Look through the data below and extract, unchanged, the lines from the one that contains "9*v + 9) = (v^2" to the one that contains "4*k + 20) = (k^3", both included.

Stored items
________________

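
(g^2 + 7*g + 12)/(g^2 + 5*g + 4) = (g + 3)/(g + 1)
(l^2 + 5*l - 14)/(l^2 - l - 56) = (l - 2)/(l - 8)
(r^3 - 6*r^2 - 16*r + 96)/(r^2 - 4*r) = r - 2 - 24/r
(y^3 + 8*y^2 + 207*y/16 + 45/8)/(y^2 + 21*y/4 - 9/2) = (16*y^2 + 32*y + 15)/(4*(4*y - 3))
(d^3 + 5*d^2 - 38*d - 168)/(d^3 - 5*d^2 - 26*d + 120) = (d^2 + 11*d + 28)/(d^2 + d - 20)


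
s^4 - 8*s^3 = s^3*(s - 8)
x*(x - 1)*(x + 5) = x^3 + 4*x^2 - 5*x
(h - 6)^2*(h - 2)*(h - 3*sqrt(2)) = h^4 - 14*h^3 - 3*sqrt(2)*h^3 + 42*sqrt(2)*h^2 + 60*h^2 - 180*sqrt(2)*h - 72*h + 216*sqrt(2)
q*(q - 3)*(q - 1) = q^3 - 4*q^2 + 3*q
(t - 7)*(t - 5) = t^2 - 12*t + 35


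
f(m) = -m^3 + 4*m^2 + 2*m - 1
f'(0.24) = 3.75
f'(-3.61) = -65.98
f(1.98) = 10.88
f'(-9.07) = -317.35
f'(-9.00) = -313.00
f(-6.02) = 350.09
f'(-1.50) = -16.75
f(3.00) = 14.00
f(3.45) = 12.45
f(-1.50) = 8.38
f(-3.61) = 90.95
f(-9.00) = 1034.00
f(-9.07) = 1056.06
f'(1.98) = 6.08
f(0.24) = -0.30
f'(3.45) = -6.11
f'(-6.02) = -154.88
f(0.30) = -0.07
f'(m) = -3*m^2 + 8*m + 2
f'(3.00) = -1.00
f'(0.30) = 4.13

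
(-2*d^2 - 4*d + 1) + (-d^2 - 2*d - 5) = -3*d^2 - 6*d - 4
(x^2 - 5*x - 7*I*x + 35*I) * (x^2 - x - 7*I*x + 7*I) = x^4 - 6*x^3 - 14*I*x^3 - 44*x^2 + 84*I*x^2 + 294*x - 70*I*x - 245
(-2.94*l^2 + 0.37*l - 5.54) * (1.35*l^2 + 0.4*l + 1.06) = -3.969*l^4 - 0.6765*l^3 - 10.4474*l^2 - 1.8238*l - 5.8724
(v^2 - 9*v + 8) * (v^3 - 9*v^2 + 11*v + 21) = v^5 - 18*v^4 + 100*v^3 - 150*v^2 - 101*v + 168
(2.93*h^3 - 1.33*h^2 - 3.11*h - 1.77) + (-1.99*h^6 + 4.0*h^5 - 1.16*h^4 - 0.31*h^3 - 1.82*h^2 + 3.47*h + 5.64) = -1.99*h^6 + 4.0*h^5 - 1.16*h^4 + 2.62*h^3 - 3.15*h^2 + 0.36*h + 3.87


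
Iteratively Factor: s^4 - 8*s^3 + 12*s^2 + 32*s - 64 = (s - 4)*(s^3 - 4*s^2 - 4*s + 16) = (s - 4)^2*(s^2 - 4) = (s - 4)^2*(s - 2)*(s + 2)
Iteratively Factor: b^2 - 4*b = (b)*(b - 4)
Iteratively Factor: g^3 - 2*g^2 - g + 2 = (g - 1)*(g^2 - g - 2) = (g - 2)*(g - 1)*(g + 1)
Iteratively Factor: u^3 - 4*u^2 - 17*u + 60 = (u - 5)*(u^2 + u - 12) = (u - 5)*(u - 3)*(u + 4)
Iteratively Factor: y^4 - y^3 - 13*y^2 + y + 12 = (y - 1)*(y^3 - 13*y - 12) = (y - 4)*(y - 1)*(y^2 + 4*y + 3) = (y - 4)*(y - 1)*(y + 1)*(y + 3)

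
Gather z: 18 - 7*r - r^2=-r^2 - 7*r + 18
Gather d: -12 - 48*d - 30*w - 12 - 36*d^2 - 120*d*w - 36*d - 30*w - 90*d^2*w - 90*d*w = d^2*(-90*w - 36) + d*(-210*w - 84) - 60*w - 24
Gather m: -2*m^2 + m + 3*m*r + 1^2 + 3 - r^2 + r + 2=-2*m^2 + m*(3*r + 1) - r^2 + r + 6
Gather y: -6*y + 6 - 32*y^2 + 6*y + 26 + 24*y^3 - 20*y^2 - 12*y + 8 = 24*y^3 - 52*y^2 - 12*y + 40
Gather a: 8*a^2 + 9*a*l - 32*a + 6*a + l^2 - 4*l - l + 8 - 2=8*a^2 + a*(9*l - 26) + l^2 - 5*l + 6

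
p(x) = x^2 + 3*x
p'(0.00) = 3.00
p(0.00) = 0.00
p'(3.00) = 9.00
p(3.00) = 18.00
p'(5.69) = 14.38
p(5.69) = 49.45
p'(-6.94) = -10.88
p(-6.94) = 27.34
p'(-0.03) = 2.94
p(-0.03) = -0.09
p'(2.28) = 7.56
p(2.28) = 12.04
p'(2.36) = 7.72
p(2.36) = 12.65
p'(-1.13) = 0.74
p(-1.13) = -2.11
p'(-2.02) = -1.04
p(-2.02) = -1.98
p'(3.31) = 9.62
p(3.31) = 20.89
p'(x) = 2*x + 3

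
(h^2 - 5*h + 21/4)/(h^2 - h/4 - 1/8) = 2*(-4*h^2 + 20*h - 21)/(-8*h^2 + 2*h + 1)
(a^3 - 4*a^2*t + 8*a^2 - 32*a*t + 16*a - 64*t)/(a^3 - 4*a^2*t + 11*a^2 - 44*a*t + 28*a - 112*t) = (a + 4)/(a + 7)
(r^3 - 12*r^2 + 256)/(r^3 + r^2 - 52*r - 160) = (r - 8)/(r + 5)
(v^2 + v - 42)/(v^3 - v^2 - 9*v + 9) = (v^2 + v - 42)/(v^3 - v^2 - 9*v + 9)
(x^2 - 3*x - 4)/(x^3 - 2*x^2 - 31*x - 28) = (x - 4)/(x^2 - 3*x - 28)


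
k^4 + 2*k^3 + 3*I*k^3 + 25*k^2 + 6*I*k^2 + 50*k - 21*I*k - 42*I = (k + 2)*(k - 3*I)*(k - I)*(k + 7*I)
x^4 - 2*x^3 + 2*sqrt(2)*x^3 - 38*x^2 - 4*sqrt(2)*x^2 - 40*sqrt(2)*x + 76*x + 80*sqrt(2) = (x - 2)*(x - 4*sqrt(2))*(x + sqrt(2))*(x + 5*sqrt(2))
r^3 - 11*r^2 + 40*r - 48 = (r - 4)^2*(r - 3)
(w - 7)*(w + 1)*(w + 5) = w^3 - w^2 - 37*w - 35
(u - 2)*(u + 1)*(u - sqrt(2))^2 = u^4 - 2*sqrt(2)*u^3 - u^3 + 2*sqrt(2)*u^2 - 2*u + 4*sqrt(2)*u - 4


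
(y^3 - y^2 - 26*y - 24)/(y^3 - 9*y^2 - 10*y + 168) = (y + 1)/(y - 7)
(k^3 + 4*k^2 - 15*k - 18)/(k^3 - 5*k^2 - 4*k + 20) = (k^3 + 4*k^2 - 15*k - 18)/(k^3 - 5*k^2 - 4*k + 20)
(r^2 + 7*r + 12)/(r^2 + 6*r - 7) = (r^2 + 7*r + 12)/(r^2 + 6*r - 7)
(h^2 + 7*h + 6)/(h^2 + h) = (h + 6)/h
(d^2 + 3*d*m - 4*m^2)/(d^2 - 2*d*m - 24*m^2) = (d - m)/(d - 6*m)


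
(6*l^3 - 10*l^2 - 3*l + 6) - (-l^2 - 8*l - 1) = 6*l^3 - 9*l^2 + 5*l + 7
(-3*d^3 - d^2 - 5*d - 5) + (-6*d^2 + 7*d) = -3*d^3 - 7*d^2 + 2*d - 5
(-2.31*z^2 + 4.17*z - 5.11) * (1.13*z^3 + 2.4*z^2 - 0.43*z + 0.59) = -2.6103*z^5 - 0.8319*z^4 + 5.227*z^3 - 15.42*z^2 + 4.6576*z - 3.0149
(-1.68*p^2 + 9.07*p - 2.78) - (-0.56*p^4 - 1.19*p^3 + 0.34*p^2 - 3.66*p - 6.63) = 0.56*p^4 + 1.19*p^3 - 2.02*p^2 + 12.73*p + 3.85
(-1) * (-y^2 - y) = y^2 + y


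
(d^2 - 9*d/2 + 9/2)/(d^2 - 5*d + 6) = (d - 3/2)/(d - 2)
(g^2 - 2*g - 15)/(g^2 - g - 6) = (-g^2 + 2*g + 15)/(-g^2 + g + 6)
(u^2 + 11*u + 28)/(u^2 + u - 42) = (u + 4)/(u - 6)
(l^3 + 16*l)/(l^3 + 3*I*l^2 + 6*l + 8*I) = l*(l - 4*I)/(l^2 - I*l + 2)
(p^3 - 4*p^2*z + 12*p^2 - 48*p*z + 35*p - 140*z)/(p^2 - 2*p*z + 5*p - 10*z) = (-p^2 + 4*p*z - 7*p + 28*z)/(-p + 2*z)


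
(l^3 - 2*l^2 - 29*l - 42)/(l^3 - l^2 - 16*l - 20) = (l^2 - 4*l - 21)/(l^2 - 3*l - 10)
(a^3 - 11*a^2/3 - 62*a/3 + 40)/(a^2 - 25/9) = 3*(a^2 - 2*a - 24)/(3*a + 5)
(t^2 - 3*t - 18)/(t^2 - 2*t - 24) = (t + 3)/(t + 4)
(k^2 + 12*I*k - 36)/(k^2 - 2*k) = (k^2 + 12*I*k - 36)/(k*(k - 2))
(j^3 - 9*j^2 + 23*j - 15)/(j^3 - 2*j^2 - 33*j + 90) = (j - 1)/(j + 6)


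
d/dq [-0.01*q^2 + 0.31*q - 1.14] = 0.31 - 0.02*q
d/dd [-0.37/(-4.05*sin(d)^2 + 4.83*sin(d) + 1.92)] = (1.7871 - 2.997*sin(d))*cos(d)/(-4.05*sin(d)^2 + 4.83*sin(d) + 1.92)^2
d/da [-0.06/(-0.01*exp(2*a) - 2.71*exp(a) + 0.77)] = (-0.0012*exp(a) - 0.1626)*exp(a)/(0.01*exp(2*a) + 2.71*exp(a) - 0.77)^2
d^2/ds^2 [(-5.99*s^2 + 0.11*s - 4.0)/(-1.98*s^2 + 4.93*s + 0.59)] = (116.079084*s^3 + 136.074708*s^2 - 235.044612*s + 208.594952)/(7.762392*s^6 - 57.982716*s^5 + 137.431998*s^4 - 85.267801*s^3 - 40.951959*s^2 - 5.148399*s - 0.205379)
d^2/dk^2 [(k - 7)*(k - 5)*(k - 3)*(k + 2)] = 12*k^2 - 78*k + 82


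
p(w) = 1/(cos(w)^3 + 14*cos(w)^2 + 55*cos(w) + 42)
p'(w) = (3*sin(w)*cos(w)^2 + 28*sin(w)*cos(w) + 55*sin(w))/(cos(w)^3 + 14*cos(w)^2 + 55*cos(w) + 42)^2 = (3*cos(w)^2 + 28*cos(w) + 55)*sin(w)/(cos(w)^3 + 14*cos(w)^2 + 55*cos(w) + 42)^2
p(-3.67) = 0.23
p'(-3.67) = 0.90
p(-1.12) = 0.01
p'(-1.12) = -0.01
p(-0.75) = 0.01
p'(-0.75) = -0.01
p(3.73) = 0.19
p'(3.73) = -0.65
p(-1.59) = 0.02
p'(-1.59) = -0.03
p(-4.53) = 0.03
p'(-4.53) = 0.05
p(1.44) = 0.02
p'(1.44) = 0.02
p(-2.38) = 0.11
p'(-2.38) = -0.30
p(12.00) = 0.01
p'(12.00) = 0.00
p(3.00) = 3.32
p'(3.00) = 46.97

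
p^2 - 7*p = p*(p - 7)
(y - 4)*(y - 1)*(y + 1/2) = y^3 - 9*y^2/2 + 3*y/2 + 2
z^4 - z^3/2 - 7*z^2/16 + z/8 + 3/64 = (z - 3/4)*(z - 1/2)*(z + 1/4)*(z + 1/2)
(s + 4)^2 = s^2 + 8*s + 16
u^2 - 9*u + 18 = (u - 6)*(u - 3)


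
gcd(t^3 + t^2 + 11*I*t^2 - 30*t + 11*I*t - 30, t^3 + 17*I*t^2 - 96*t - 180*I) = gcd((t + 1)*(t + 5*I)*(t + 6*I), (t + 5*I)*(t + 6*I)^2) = t^2 + 11*I*t - 30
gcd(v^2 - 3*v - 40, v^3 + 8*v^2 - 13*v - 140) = v + 5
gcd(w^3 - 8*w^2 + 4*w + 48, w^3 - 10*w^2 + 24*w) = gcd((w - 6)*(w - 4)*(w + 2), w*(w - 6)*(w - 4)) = w^2 - 10*w + 24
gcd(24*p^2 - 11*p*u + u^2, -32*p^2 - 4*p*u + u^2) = 8*p - u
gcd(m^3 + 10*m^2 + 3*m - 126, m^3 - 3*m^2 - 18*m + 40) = 1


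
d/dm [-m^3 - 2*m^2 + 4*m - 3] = -3*m^2 - 4*m + 4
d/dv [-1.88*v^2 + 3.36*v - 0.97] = 3.36 - 3.76*v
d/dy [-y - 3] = -1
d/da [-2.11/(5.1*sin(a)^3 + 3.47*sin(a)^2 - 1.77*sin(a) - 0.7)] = (32.283*sin(a)^2 + 14.6434*sin(a) - 3.7347)*cos(a)/(5.1*sin(a)^3 + 3.47*sin(a)^2 - 1.77*sin(a) - 0.7)^2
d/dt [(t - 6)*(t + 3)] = 2*t - 3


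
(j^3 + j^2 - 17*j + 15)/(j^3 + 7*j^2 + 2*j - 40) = (j^2 - 4*j + 3)/(j^2 + 2*j - 8)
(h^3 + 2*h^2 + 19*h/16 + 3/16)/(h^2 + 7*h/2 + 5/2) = (16*h^2 + 16*h + 3)/(8*(2*h + 5))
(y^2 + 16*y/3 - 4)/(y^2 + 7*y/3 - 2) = (y + 6)/(y + 3)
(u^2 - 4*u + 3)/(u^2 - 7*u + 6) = (u - 3)/(u - 6)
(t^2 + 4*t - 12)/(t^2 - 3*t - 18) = (-t^2 - 4*t + 12)/(-t^2 + 3*t + 18)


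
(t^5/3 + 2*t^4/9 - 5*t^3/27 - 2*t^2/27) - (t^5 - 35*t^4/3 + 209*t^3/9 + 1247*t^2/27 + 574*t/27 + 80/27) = -2*t^5/3 + 107*t^4/9 - 632*t^3/27 - 1249*t^2/27 - 574*t/27 - 80/27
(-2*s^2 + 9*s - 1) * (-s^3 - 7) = 2*s^5 - 9*s^4 + s^3 + 14*s^2 - 63*s + 7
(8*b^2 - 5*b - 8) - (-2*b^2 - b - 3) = 10*b^2 - 4*b - 5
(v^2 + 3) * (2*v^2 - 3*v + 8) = 2*v^4 - 3*v^3 + 14*v^2 - 9*v + 24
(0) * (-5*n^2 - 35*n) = 0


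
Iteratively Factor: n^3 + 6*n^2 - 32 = (n + 4)*(n^2 + 2*n - 8) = (n + 4)^2*(n - 2)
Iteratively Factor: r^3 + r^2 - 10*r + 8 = (r + 4)*(r^2 - 3*r + 2) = (r - 2)*(r + 4)*(r - 1)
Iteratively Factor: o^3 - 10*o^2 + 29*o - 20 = (o - 5)*(o^2 - 5*o + 4) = (o - 5)*(o - 4)*(o - 1)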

________________

• _Completed exercise_:
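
(v^2 + v - 42)/(v^3 - v^2 - 9*v + 9) = (v^2 + v - 42)/(v^3 - v^2 - 9*v + 9)
(x^2 - 3*x - 4)/(x^3 - 2*x^2 - 31*x - 28) = (x - 4)/(x^2 - 3*x - 28)


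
k^4 + 2*k^3 + 3*I*k^3 + 25*k^2 + 6*I*k^2 + 50*k - 21*I*k - 42*I = (k + 2)*(k - 3*I)*(k - I)*(k + 7*I)
x^4 - 2*x^3 + 2*sqrt(2)*x^3 - 38*x^2 - 4*sqrt(2)*x^2 - 40*sqrt(2)*x + 76*x + 80*sqrt(2) = (x - 2)*(x - 4*sqrt(2))*(x + sqrt(2))*(x + 5*sqrt(2))
r^3 - 11*r^2 + 40*r - 48 = (r - 4)^2*(r - 3)
(w - 7)*(w + 1)*(w + 5) = w^3 - w^2 - 37*w - 35
(u - 2)*(u + 1)*(u - sqrt(2))^2 = u^4 - 2*sqrt(2)*u^3 - u^3 + 2*sqrt(2)*u^2 - 2*u + 4*sqrt(2)*u - 4


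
(y^3 - y^2 - 26*y - 24)/(y^3 - 9*y^2 - 10*y + 168) = (y + 1)/(y - 7)
(k^3 + 4*k^2 - 15*k - 18)/(k^3 - 5*k^2 - 4*k + 20) = (k^3 + 4*k^2 - 15*k - 18)/(k^3 - 5*k^2 - 4*k + 20)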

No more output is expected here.